Supplied records -
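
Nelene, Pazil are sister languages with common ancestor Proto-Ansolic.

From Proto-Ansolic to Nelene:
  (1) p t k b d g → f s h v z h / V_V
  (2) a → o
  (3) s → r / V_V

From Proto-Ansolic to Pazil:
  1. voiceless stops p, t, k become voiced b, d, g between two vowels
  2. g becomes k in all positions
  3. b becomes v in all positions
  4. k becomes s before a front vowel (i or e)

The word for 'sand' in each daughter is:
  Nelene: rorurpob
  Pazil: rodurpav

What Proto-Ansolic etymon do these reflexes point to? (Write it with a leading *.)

Position 3: Nelene has r, Pazil has d. Taking the neighbouring segments as reconstructed: Nelene r could go back to *t or *s or *r; Pazil d could go back to *t or *d — the one source consistent with every daughter is *t.
Position 8: Nelene has b, Pazil has v. Nelene preserves b here (none of its changes turn any other segment into b), so the proto-segment is *b.
Verify the candidate proto-form against each daughter:
Nelene: *roturpab
  roturpab → rosurpab   [intervocalic lenition]
  rosurpab → rosurpob   [vowel merger]
  rosurpob → rorurpob   [rhotacism]
  giving Nelene rorurpob.
Pazil: start from *roturpab.
  rule 1 (intervocalic voicing): roturpab → rodurpab
  rule 2: no change — rodurpab
  rule 3 (unconditioned shift): rodurpab → rodurpav
  rule 4: no change — rodurpav
  ⇒ Pazil rodurpav
*roturpab is the unique common source.

*roturpab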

The problem - Restate the data exactly, keeping every line intact.

Written solution -
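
Nelene, Pazil are sister languages with common ancestor Proto-Ansolic.

From Proto-Ansolic to Nelene:
  (1) p t k b d g → f s h v z h / V_V
  (2) a → o
  (3) s → r / V_V

From Proto-Ansolic to Pazil:
  1. voiceless stops p, t, k become voiced b, d, g between two vowels
  2. g becomes k in all positions
  3. b becomes v in all positions
  4. k becomes s before a front vowel (i or e)

The word for 'sand' in each daughter is:
  Nelene: rorurpob
  Pazil: rodurpav

What Proto-Ansolic etymon do these reflexes point to? (Write it with a leading *.)

Position 3: Nelene has r, Pazil has d. Taking the neighbouring segments as reconstructed: Nelene r could go back to *t or *s or *r; Pazil d could go back to *t or *d — the one source consistent with every daughter is *t.
Position 8: Nelene has b, Pazil has v. Nelene preserves b here (none of its changes turn any other segment into b), so the proto-segment is *b.
Verify the candidate proto-form against each daughter:
Nelene: *roturpab
  roturpab → rosurpab   [intervocalic lenition]
  rosurpab → rosurpob   [vowel merger]
  rosurpob → rorurpob   [rhotacism]
  giving Nelene rorurpob.
Pazil: start from *roturpab.
  rule 1 (intervocalic voicing): roturpab → rodurpab
  rule 2: no change — rodurpab
  rule 3 (unconditioned shift): rodurpab → rodurpav
  rule 4: no change — rodurpav
  ⇒ Pazil rodurpav
*roturpab is the unique common source.

*roturpab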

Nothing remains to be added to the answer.